- _Exercise description_:
When you reach the entries, transcribe each one exactly.

- _Task data_:
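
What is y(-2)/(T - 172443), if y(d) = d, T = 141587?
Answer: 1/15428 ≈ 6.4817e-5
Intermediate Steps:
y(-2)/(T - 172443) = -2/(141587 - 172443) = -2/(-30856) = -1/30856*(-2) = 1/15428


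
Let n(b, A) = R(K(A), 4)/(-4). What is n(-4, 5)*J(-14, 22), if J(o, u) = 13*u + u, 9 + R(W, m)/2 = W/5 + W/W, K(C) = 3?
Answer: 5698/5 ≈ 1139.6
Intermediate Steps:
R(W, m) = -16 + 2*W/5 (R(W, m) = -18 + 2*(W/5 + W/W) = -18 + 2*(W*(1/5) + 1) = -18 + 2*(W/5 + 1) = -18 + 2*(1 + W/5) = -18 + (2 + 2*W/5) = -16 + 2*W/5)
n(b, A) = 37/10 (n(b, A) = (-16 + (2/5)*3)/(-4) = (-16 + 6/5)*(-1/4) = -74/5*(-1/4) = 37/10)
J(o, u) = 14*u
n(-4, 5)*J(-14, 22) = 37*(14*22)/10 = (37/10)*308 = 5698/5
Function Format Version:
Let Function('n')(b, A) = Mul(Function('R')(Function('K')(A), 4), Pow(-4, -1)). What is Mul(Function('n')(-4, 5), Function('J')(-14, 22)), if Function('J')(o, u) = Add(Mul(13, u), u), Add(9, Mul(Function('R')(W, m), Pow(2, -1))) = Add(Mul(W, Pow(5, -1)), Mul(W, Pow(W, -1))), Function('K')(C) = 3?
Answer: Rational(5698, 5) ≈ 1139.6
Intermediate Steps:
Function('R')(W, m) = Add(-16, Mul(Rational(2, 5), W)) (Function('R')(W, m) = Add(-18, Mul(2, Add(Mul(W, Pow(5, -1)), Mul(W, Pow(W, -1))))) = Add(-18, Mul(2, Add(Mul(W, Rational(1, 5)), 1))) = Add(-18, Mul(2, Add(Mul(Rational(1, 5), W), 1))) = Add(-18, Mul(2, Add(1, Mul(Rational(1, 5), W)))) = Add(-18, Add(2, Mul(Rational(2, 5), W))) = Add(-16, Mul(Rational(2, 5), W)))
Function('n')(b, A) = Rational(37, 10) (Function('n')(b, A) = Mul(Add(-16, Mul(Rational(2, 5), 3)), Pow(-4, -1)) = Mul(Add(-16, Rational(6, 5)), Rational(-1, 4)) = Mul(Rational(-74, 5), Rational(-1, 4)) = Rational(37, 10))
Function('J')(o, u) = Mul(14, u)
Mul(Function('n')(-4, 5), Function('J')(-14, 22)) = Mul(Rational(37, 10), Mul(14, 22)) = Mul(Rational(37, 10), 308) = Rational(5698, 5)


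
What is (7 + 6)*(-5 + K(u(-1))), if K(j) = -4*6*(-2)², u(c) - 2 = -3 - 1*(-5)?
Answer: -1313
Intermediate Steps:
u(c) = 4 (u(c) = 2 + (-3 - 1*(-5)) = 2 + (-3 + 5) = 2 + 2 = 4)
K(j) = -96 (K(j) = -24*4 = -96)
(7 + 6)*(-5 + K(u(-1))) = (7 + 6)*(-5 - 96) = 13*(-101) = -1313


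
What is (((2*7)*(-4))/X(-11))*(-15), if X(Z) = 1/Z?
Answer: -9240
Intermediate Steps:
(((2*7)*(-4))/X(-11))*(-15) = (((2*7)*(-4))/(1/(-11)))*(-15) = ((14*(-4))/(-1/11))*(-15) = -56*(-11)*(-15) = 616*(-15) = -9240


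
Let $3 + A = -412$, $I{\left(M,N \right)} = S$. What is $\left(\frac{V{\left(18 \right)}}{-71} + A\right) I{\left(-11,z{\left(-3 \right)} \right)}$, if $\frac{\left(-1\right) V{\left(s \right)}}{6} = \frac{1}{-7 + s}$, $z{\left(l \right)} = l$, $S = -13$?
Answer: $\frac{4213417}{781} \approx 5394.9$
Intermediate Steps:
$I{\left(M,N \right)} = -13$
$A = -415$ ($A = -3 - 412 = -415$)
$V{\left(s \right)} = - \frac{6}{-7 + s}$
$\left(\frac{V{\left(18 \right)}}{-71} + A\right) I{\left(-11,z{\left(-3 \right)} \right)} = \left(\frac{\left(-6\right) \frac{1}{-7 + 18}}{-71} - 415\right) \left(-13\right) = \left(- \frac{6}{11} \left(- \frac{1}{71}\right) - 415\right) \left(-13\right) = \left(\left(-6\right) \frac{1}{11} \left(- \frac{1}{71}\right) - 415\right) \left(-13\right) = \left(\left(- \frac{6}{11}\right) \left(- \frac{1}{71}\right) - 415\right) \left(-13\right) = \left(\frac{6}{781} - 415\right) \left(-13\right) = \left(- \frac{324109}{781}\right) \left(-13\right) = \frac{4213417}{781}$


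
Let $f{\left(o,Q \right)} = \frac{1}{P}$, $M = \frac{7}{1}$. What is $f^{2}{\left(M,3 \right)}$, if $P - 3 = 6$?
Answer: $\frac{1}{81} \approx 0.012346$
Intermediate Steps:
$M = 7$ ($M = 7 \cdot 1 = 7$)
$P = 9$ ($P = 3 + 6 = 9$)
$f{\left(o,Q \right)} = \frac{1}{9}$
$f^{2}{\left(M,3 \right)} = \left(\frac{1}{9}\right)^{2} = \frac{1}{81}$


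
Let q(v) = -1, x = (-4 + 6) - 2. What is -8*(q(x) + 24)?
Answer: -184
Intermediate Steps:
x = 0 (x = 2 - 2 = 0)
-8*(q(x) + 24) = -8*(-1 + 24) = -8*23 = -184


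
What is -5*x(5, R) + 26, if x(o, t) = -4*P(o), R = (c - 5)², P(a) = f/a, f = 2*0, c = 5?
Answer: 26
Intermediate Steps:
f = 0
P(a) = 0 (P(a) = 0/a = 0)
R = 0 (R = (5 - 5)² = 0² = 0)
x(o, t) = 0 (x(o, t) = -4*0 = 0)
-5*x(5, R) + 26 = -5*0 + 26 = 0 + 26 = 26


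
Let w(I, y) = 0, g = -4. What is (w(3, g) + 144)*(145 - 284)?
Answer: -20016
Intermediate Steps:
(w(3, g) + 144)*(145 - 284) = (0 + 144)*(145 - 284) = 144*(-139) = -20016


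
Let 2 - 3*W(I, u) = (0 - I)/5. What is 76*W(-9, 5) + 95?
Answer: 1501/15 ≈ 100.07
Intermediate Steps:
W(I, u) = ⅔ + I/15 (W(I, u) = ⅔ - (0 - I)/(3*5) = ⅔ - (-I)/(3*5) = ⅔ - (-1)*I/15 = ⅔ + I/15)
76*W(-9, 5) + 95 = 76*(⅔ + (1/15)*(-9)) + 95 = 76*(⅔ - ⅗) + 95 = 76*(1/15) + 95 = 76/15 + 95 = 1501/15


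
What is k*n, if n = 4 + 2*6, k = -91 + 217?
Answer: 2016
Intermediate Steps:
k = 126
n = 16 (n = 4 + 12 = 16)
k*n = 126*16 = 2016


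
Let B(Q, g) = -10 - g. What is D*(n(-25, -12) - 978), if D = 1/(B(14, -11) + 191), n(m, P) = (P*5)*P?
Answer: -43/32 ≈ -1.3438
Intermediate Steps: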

- _Answer space_:
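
What is y(-2)/(T - 172443), if y(d) = d, T = 141587?
Answer: 1/15428 ≈ 6.4817e-5
Intermediate Steps:
y(-2)/(T - 172443) = -2/(141587 - 172443) = -2/(-30856) = -1/30856*(-2) = 1/15428


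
Let n(b, A) = R(K(A), 4)/(-4). What is n(-4, 5)*J(-14, 22), if J(o, u) = 13*u + u, 9 + R(W, m)/2 = W/5 + W/W, K(C) = 3?
Answer: 5698/5 ≈ 1139.6
Intermediate Steps:
R(W, m) = -16 + 2*W/5 (R(W, m) = -18 + 2*(W/5 + W/W) = -18 + 2*(W*(1/5) + 1) = -18 + 2*(W/5 + 1) = -18 + 2*(1 + W/5) = -18 + (2 + 2*W/5) = -16 + 2*W/5)
n(b, A) = 37/10 (n(b, A) = (-16 + (2/5)*3)/(-4) = (-16 + 6/5)*(-1/4) = -74/5*(-1/4) = 37/10)
J(o, u) = 14*u
n(-4, 5)*J(-14, 22) = 37*(14*22)/10 = (37/10)*308 = 5698/5
Function Format Version:
Let Function('n')(b, A) = Mul(Function('R')(Function('K')(A), 4), Pow(-4, -1)). What is Mul(Function('n')(-4, 5), Function('J')(-14, 22)), if Function('J')(o, u) = Add(Mul(13, u), u), Add(9, Mul(Function('R')(W, m), Pow(2, -1))) = Add(Mul(W, Pow(5, -1)), Mul(W, Pow(W, -1))), Function('K')(C) = 3?
Answer: Rational(5698, 5) ≈ 1139.6
Intermediate Steps:
Function('R')(W, m) = Add(-16, Mul(Rational(2, 5), W)) (Function('R')(W, m) = Add(-18, Mul(2, Add(Mul(W, Pow(5, -1)), Mul(W, Pow(W, -1))))) = Add(-18, Mul(2, Add(Mul(W, Rational(1, 5)), 1))) = Add(-18, Mul(2, Add(Mul(Rational(1, 5), W), 1))) = Add(-18, Mul(2, Add(1, Mul(Rational(1, 5), W)))) = Add(-18, Add(2, Mul(Rational(2, 5), W))) = Add(-16, Mul(Rational(2, 5), W)))
Function('n')(b, A) = Rational(37, 10) (Function('n')(b, A) = Mul(Add(-16, Mul(Rational(2, 5), 3)), Pow(-4, -1)) = Mul(Add(-16, Rational(6, 5)), Rational(-1, 4)) = Mul(Rational(-74, 5), Rational(-1, 4)) = Rational(37, 10))
Function('J')(o, u) = Mul(14, u)
Mul(Function('n')(-4, 5), Function('J')(-14, 22)) = Mul(Rational(37, 10), Mul(14, 22)) = Mul(Rational(37, 10), 308) = Rational(5698, 5)


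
What is (7 + 6)*(-5 + K(u(-1))), if K(j) = -4*6*(-2)², u(c) - 2 = -3 - 1*(-5)?
Answer: -1313
Intermediate Steps:
u(c) = 4 (u(c) = 2 + (-3 - 1*(-5)) = 2 + (-3 + 5) = 2 + 2 = 4)
K(j) = -96 (K(j) = -24*4 = -96)
(7 + 6)*(-5 + K(u(-1))) = (7 + 6)*(-5 - 96) = 13*(-101) = -1313


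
What is (((2*7)*(-4))/X(-11))*(-15), if X(Z) = 1/Z?
Answer: -9240
Intermediate Steps:
(((2*7)*(-4))/X(-11))*(-15) = (((2*7)*(-4))/(1/(-11)))*(-15) = ((14*(-4))/(-1/11))*(-15) = -56*(-11)*(-15) = 616*(-15) = -9240


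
Let $3 + A = -412$, $I{\left(M,N \right)} = S$. What is $\left(\frac{V{\left(18 \right)}}{-71} + A\right) I{\left(-11,z{\left(-3 \right)} \right)}$, if $\frac{\left(-1\right) V{\left(s \right)}}{6} = \frac{1}{-7 + s}$, $z{\left(l \right)} = l$, $S = -13$?
Answer: $\frac{4213417}{781} \approx 5394.9$
Intermediate Steps:
$I{\left(M,N \right)} = -13$
$A = -415$ ($A = -3 - 412 = -415$)
$V{\left(s \right)} = - \frac{6}{-7 + s}$
$\left(\frac{V{\left(18 \right)}}{-71} + A\right) I{\left(-11,z{\left(-3 \right)} \right)} = \left(\frac{\left(-6\right) \frac{1}{-7 + 18}}{-71} - 415\right) \left(-13\right) = \left(- \frac{6}{11} \left(- \frac{1}{71}\right) - 415\right) \left(-13\right) = \left(\left(-6\right) \frac{1}{11} \left(- \frac{1}{71}\right) - 415\right) \left(-13\right) = \left(\left(- \frac{6}{11}\right) \left(- \frac{1}{71}\right) - 415\right) \left(-13\right) = \left(\frac{6}{781} - 415\right) \left(-13\right) = \left(- \frac{324109}{781}\right) \left(-13\right) = \frac{4213417}{781}$


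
Let $f{\left(o,Q \right)} = \frac{1}{P}$, $M = \frac{7}{1}$. What is $f^{2}{\left(M,3 \right)}$, if $P - 3 = 6$?
Answer: $\frac{1}{81} \approx 0.012346$
Intermediate Steps:
$M = 7$ ($M = 7 \cdot 1 = 7$)
$P = 9$ ($P = 3 + 6 = 9$)
$f{\left(o,Q \right)} = \frac{1}{9}$
$f^{2}{\left(M,3 \right)} = \left(\frac{1}{9}\right)^{2} = \frac{1}{81}$


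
Let q(v) = -1, x = (-4 + 6) - 2. What is -8*(q(x) + 24)?
Answer: -184
Intermediate Steps:
x = 0 (x = 2 - 2 = 0)
-8*(q(x) + 24) = -8*(-1 + 24) = -8*23 = -184


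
What is -5*x(5, R) + 26, if x(o, t) = -4*P(o), R = (c - 5)², P(a) = f/a, f = 2*0, c = 5?
Answer: 26
Intermediate Steps:
f = 0
P(a) = 0 (P(a) = 0/a = 0)
R = 0 (R = (5 - 5)² = 0² = 0)
x(o, t) = 0 (x(o, t) = -4*0 = 0)
-5*x(5, R) + 26 = -5*0 + 26 = 0 + 26 = 26


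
Let w(I, y) = 0, g = -4. What is (w(3, g) + 144)*(145 - 284)?
Answer: -20016
Intermediate Steps:
(w(3, g) + 144)*(145 - 284) = (0 + 144)*(145 - 284) = 144*(-139) = -20016


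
Let 2 - 3*W(I, u) = (0 - I)/5. What is 76*W(-9, 5) + 95?
Answer: 1501/15 ≈ 100.07
Intermediate Steps:
W(I, u) = ⅔ + I/15 (W(I, u) = ⅔ - (0 - I)/(3*5) = ⅔ - (-I)/(3*5) = ⅔ - (-1)*I/15 = ⅔ + I/15)
76*W(-9, 5) + 95 = 76*(⅔ + (1/15)*(-9)) + 95 = 76*(⅔ - ⅗) + 95 = 76*(1/15) + 95 = 76/15 + 95 = 1501/15


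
What is k*n, if n = 4 + 2*6, k = -91 + 217?
Answer: 2016
Intermediate Steps:
k = 126
n = 16 (n = 4 + 12 = 16)
k*n = 126*16 = 2016


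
Let B(Q, g) = -10 - g. What is D*(n(-25, -12) - 978), if D = 1/(B(14, -11) + 191), n(m, P) = (P*5)*P?
Answer: -43/32 ≈ -1.3438
Intermediate Steps: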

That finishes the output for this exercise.